## Provided entries
--- --- ---
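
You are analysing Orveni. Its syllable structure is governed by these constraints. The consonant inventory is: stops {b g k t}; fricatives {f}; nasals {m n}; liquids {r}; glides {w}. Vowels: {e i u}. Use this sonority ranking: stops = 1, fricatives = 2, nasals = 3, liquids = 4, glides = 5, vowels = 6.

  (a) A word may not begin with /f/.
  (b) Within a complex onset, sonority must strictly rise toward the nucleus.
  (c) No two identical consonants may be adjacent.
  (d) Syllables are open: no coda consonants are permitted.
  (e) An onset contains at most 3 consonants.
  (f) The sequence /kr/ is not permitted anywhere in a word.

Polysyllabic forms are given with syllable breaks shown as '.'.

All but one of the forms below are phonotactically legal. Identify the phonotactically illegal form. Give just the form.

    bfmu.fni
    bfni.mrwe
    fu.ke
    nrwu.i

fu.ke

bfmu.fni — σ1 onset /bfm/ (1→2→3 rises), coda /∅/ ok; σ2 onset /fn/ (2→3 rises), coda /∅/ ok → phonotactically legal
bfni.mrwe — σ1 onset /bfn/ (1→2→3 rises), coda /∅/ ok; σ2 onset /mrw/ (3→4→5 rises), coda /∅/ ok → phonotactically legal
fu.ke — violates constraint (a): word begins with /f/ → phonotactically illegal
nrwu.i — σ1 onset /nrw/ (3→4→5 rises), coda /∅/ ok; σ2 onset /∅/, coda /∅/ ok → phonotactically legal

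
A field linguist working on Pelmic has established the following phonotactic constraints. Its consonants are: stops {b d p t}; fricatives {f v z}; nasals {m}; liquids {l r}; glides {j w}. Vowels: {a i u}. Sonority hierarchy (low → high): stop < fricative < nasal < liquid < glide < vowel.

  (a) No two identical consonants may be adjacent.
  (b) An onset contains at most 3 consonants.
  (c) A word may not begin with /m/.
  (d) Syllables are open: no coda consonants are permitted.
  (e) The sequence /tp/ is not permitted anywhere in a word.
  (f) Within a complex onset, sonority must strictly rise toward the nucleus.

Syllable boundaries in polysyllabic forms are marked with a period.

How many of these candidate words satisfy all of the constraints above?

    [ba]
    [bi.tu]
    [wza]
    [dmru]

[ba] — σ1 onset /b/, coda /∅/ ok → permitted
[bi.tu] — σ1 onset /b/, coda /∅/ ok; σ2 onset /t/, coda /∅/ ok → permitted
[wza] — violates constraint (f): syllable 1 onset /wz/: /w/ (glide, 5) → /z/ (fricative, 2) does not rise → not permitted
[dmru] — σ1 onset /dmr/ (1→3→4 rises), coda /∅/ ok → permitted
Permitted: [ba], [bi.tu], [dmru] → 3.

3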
--- --- ---
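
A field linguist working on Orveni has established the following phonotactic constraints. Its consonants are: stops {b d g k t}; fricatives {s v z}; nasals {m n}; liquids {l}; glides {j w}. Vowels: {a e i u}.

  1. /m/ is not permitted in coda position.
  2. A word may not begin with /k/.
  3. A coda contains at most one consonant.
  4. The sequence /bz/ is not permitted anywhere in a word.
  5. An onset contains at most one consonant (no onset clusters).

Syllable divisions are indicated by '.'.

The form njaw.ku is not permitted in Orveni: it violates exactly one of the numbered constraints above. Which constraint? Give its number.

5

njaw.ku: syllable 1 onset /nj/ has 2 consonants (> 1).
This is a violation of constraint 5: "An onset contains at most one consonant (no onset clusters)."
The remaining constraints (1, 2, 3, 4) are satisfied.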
--- --- ---
## What you should do
Check each line of the entries for "Within" and copy those that have it.

## Task output
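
  (b) Within a complex onset, sonority must strictly rise toward the nucleus.
  (f) Within a complex onset, sonority must strictly rise toward the nucleus.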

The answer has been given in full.